**What you are asked to do**:
Which lines below contain the word "Bars"? Copy each one.

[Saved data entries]
--

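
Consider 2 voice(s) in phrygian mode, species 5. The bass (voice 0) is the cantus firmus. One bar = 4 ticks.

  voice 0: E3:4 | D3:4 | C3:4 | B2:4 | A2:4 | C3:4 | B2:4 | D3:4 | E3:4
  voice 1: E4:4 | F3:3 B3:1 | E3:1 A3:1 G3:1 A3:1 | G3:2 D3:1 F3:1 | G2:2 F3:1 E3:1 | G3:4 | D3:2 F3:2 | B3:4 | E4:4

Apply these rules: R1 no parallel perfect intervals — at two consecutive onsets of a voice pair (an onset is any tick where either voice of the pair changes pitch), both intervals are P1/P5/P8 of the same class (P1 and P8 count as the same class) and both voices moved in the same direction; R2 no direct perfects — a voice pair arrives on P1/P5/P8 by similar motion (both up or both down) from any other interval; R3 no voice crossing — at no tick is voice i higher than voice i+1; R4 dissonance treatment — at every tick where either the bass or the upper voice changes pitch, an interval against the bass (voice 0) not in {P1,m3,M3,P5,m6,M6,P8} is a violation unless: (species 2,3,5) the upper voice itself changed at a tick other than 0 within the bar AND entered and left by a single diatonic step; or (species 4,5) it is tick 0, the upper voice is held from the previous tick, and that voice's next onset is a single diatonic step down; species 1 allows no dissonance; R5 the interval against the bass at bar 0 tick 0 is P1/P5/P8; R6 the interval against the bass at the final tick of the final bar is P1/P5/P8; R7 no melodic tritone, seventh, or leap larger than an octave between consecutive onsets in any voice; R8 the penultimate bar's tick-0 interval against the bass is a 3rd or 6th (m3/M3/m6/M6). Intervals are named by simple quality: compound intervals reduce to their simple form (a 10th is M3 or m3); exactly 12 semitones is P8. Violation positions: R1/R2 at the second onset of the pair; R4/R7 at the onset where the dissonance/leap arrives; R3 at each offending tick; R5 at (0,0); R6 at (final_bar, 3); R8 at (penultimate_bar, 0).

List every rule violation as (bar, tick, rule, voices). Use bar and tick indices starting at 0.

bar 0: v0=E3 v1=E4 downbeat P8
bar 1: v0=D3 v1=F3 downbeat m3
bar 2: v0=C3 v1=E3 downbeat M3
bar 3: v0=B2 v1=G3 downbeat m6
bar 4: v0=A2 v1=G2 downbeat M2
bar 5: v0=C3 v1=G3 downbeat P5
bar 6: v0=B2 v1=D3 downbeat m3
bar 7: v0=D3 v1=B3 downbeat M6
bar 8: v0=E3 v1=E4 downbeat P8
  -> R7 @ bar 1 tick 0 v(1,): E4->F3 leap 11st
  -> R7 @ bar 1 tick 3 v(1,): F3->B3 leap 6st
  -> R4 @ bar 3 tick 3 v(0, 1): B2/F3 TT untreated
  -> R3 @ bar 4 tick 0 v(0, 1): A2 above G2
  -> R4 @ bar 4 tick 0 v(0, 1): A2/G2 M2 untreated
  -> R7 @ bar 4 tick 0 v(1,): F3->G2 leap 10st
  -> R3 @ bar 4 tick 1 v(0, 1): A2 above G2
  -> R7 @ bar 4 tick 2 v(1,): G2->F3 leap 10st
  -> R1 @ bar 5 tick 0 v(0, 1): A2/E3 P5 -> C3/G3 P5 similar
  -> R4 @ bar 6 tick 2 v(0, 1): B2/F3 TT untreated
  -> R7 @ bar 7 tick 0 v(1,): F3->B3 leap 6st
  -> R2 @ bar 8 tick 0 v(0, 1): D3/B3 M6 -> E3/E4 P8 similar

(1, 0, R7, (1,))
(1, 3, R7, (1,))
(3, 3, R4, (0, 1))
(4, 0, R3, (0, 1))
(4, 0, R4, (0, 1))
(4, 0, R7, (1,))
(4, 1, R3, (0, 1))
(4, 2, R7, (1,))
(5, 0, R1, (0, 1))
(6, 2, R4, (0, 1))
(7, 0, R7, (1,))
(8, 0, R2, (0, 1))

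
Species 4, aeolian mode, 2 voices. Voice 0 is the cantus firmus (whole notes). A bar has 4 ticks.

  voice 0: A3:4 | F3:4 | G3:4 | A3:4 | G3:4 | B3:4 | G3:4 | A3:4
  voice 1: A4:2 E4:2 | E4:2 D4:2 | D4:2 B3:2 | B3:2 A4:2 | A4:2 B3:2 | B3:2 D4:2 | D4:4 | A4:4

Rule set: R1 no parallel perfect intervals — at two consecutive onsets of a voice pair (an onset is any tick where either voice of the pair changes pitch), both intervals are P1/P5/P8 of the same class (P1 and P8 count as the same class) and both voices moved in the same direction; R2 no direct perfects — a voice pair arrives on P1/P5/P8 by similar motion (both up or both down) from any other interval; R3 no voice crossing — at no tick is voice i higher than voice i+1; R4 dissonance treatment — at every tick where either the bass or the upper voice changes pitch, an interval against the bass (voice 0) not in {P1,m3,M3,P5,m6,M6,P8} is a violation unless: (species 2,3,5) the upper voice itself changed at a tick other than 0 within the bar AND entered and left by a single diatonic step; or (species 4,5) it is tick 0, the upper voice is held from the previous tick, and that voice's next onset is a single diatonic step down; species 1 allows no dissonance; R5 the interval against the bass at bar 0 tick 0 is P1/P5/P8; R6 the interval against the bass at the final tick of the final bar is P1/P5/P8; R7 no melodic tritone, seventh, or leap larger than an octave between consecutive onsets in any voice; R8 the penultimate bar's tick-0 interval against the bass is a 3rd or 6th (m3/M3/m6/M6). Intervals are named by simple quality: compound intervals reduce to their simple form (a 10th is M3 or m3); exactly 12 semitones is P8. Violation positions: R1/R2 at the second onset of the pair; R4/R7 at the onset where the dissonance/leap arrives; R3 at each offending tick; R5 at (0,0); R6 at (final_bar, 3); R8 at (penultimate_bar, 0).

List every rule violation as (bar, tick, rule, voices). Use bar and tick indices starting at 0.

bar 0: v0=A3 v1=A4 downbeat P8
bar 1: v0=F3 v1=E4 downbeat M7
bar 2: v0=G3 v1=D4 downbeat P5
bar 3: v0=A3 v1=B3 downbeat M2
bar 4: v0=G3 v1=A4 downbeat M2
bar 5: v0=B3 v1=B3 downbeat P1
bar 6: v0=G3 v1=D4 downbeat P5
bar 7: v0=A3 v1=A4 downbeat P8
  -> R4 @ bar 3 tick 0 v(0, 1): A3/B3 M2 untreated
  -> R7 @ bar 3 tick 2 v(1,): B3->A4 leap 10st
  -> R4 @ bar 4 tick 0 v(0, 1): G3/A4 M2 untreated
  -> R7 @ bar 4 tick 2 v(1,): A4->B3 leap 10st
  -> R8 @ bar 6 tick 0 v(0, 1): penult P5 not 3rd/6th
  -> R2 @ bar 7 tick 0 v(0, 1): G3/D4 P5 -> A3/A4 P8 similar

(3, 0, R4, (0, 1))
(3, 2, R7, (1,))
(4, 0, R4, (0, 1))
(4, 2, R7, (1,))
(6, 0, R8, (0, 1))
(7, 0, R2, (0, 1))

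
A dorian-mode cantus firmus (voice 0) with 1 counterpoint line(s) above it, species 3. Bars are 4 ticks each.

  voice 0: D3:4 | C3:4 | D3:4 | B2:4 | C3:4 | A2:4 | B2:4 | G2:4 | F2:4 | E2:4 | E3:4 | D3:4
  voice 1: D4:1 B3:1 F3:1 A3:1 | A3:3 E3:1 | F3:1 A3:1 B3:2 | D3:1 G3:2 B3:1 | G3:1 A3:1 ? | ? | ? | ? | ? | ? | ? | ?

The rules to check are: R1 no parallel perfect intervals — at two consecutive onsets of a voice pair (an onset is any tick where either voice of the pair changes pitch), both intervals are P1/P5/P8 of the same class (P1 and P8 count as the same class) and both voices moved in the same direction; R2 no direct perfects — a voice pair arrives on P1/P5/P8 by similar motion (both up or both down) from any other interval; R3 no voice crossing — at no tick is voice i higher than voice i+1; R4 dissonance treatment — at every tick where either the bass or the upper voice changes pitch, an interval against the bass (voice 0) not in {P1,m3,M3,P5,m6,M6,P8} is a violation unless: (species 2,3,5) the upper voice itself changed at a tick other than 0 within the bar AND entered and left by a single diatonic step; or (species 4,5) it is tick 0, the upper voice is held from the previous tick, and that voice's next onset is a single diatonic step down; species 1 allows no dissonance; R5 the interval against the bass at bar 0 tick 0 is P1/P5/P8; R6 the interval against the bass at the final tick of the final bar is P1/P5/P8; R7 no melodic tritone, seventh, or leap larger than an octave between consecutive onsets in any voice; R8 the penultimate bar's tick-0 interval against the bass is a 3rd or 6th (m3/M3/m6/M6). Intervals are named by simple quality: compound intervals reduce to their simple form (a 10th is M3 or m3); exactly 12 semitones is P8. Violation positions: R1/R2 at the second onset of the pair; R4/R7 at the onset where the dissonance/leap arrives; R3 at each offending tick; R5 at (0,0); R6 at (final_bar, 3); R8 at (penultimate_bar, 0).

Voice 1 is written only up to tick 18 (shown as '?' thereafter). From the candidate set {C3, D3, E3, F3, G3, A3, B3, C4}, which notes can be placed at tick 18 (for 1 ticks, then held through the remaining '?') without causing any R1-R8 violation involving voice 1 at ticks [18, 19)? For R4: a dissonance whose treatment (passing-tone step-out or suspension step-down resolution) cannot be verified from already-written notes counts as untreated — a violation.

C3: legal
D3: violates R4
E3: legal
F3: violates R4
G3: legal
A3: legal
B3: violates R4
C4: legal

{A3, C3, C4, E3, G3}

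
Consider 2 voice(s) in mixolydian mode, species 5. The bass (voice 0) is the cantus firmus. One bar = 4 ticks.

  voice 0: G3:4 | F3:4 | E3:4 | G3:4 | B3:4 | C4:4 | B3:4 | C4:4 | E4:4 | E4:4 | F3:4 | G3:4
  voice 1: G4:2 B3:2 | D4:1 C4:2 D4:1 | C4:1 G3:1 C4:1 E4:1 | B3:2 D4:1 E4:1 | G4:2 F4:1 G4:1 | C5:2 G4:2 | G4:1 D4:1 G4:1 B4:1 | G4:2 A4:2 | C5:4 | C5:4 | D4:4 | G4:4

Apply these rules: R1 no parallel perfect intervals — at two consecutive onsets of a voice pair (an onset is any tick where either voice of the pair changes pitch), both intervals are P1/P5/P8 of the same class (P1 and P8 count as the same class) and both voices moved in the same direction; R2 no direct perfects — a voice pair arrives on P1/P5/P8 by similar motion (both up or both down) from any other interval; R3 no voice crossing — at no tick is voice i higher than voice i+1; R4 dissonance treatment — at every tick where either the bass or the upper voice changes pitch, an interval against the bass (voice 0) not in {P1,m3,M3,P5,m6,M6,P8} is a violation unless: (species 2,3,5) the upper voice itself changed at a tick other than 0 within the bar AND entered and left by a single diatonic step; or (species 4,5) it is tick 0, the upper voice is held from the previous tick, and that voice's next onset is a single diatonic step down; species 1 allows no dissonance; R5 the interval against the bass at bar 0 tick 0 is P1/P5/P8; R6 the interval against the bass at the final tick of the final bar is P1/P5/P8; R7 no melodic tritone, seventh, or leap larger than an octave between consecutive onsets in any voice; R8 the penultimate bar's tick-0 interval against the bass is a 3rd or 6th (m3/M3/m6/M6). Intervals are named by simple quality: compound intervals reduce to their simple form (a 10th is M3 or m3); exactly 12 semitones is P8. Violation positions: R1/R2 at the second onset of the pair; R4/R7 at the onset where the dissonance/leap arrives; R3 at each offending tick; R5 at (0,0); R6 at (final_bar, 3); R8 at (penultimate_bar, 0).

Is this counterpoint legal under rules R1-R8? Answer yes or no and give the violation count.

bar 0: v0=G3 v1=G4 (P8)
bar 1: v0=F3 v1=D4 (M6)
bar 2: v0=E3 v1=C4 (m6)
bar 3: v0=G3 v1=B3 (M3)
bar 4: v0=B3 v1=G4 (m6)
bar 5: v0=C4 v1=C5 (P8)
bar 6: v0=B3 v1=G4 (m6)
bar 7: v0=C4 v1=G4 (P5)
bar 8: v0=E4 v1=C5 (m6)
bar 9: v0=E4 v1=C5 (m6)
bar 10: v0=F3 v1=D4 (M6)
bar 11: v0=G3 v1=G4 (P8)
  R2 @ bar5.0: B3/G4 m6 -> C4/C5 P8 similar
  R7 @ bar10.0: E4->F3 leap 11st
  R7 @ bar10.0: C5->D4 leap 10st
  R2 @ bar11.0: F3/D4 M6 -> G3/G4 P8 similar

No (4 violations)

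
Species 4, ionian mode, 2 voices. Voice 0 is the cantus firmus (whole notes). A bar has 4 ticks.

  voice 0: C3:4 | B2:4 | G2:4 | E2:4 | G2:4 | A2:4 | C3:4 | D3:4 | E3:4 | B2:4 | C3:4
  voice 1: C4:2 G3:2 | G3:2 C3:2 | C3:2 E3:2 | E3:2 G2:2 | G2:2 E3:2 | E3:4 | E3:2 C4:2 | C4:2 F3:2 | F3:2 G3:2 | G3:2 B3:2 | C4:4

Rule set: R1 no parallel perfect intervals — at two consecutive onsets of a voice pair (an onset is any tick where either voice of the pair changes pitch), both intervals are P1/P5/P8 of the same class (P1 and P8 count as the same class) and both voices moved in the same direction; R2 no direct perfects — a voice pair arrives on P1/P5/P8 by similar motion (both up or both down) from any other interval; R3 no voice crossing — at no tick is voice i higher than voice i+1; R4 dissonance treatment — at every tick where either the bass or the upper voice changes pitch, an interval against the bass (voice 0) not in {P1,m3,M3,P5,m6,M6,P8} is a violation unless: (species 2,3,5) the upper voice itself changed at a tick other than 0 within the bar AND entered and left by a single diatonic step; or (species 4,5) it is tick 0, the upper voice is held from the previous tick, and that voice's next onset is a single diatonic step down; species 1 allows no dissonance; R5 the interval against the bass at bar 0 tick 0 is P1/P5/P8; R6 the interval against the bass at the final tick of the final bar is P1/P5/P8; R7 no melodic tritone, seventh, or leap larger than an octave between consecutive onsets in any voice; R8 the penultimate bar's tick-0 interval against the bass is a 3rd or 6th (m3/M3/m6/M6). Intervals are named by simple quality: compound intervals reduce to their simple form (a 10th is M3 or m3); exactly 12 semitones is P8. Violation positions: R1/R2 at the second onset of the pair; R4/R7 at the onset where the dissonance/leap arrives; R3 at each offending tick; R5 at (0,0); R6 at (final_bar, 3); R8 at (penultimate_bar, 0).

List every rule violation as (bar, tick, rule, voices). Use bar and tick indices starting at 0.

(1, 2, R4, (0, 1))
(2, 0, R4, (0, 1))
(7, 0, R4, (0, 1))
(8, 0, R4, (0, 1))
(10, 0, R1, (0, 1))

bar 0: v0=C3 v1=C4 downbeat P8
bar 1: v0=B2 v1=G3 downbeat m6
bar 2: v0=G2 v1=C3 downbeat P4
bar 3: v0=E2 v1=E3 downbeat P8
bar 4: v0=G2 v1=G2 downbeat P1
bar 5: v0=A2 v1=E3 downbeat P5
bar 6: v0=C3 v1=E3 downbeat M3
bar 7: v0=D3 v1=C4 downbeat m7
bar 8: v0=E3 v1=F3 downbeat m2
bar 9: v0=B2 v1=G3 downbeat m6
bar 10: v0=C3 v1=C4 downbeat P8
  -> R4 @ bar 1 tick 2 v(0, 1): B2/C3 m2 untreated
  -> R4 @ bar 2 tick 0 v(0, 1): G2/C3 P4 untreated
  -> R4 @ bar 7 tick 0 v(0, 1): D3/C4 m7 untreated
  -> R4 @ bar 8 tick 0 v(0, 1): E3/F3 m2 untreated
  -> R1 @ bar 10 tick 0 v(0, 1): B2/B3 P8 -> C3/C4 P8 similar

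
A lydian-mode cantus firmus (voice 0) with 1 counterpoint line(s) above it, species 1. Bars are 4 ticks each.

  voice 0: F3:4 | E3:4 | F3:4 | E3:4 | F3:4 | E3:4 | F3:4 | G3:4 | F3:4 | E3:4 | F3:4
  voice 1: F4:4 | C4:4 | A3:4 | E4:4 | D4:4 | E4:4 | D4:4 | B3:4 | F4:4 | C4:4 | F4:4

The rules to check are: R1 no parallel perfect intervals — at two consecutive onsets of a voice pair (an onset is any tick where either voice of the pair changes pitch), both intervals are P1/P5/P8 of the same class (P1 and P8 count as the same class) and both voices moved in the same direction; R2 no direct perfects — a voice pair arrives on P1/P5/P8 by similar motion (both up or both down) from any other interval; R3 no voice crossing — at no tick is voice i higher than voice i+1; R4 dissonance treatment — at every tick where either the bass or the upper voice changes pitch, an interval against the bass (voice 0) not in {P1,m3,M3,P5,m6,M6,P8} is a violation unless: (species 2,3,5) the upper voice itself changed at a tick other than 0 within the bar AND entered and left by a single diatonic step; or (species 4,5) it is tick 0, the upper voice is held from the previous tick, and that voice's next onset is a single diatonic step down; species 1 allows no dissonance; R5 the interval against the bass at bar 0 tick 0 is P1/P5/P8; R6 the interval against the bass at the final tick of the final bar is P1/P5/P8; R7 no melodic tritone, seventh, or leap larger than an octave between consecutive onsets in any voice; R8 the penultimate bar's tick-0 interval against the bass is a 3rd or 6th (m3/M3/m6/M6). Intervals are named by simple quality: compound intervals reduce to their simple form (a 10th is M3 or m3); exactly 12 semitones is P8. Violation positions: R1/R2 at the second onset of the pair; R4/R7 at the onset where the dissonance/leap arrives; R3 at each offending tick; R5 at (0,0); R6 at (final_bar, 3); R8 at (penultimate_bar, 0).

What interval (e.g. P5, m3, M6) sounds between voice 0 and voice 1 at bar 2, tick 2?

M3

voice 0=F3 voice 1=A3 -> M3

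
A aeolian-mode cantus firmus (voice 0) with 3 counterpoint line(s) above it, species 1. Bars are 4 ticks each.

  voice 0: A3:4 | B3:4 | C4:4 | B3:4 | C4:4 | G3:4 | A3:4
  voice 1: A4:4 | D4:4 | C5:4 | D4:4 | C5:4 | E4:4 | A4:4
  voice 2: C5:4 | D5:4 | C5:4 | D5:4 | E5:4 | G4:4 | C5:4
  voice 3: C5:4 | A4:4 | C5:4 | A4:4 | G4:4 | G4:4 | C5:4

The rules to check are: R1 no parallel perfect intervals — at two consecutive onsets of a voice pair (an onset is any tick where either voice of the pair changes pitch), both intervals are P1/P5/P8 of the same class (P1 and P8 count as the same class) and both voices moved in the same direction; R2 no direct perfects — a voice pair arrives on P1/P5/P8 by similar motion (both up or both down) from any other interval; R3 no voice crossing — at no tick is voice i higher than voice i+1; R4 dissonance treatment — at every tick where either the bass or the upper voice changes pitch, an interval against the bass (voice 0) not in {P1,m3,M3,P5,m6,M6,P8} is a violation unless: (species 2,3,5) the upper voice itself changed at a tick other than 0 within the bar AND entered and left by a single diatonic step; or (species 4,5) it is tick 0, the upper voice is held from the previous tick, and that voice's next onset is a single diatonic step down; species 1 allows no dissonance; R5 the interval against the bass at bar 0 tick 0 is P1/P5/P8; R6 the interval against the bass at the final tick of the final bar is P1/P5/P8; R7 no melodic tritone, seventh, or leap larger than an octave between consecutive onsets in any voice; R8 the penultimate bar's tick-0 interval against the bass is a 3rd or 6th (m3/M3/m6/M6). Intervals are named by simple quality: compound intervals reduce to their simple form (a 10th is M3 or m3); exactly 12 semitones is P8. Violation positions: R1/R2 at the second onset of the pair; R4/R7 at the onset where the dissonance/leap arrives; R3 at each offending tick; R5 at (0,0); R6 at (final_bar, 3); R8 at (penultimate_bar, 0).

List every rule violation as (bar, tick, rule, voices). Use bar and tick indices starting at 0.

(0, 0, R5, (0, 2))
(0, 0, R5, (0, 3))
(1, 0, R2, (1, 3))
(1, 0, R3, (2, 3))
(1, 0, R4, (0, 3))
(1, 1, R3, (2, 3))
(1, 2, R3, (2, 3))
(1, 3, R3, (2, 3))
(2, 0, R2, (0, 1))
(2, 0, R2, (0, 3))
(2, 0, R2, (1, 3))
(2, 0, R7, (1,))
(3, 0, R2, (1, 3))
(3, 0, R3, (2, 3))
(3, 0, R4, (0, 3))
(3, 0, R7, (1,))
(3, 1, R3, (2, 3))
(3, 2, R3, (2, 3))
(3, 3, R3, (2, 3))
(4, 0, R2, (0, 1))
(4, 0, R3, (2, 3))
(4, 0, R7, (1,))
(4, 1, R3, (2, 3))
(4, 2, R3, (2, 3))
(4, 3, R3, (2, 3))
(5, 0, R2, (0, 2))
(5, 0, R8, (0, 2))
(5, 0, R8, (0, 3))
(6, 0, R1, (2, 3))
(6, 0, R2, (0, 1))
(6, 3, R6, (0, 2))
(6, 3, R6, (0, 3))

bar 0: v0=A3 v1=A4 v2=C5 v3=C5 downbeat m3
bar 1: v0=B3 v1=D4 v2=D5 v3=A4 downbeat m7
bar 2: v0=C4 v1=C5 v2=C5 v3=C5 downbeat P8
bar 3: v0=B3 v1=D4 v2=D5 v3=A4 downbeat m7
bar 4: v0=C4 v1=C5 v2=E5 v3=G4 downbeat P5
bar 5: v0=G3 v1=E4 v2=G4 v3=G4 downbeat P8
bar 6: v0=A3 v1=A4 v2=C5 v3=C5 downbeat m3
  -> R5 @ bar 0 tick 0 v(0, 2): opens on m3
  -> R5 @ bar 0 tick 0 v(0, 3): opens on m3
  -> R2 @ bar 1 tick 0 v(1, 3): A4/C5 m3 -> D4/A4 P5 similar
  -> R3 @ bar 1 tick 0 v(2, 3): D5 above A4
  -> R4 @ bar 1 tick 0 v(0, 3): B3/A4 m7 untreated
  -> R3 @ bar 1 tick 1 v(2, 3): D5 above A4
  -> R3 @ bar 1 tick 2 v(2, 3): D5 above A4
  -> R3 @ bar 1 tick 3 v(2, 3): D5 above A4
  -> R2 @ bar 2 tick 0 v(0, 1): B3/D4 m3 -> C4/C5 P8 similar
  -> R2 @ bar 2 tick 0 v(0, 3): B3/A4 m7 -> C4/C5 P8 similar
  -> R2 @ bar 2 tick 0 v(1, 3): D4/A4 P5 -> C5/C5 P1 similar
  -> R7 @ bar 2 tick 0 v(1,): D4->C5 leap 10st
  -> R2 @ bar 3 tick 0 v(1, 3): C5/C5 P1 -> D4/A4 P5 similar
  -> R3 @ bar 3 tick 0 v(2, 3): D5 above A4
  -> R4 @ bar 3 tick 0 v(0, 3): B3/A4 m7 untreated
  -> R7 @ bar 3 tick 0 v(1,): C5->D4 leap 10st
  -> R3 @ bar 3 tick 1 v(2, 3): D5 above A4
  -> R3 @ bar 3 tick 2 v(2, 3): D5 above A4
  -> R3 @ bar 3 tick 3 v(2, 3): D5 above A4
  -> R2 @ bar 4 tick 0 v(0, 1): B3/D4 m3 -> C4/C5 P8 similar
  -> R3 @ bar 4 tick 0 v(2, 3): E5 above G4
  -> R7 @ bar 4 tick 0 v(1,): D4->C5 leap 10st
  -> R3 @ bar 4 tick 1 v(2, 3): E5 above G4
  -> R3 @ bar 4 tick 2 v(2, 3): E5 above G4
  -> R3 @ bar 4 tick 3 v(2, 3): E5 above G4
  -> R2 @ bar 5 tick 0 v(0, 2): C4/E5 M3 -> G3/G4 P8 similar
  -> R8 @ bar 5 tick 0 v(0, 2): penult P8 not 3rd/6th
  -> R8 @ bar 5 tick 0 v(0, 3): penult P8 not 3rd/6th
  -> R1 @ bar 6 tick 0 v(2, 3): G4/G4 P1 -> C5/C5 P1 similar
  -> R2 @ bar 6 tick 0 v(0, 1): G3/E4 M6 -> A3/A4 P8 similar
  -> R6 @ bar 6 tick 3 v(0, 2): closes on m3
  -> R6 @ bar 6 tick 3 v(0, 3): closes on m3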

--

**Answer box**:
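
A dorian-mode cantus firmus (voice 0) with 1 counterpoint line(s) above it, species 3. Bars are 4 ticks each.
A lydian-mode cantus firmus (voice 0) with 1 counterpoint line(s) above it, species 1. Bars are 4 ticks each.
A aeolian-mode cantus firmus (voice 0) with 3 counterpoint line(s) above it, species 1. Bars are 4 ticks each.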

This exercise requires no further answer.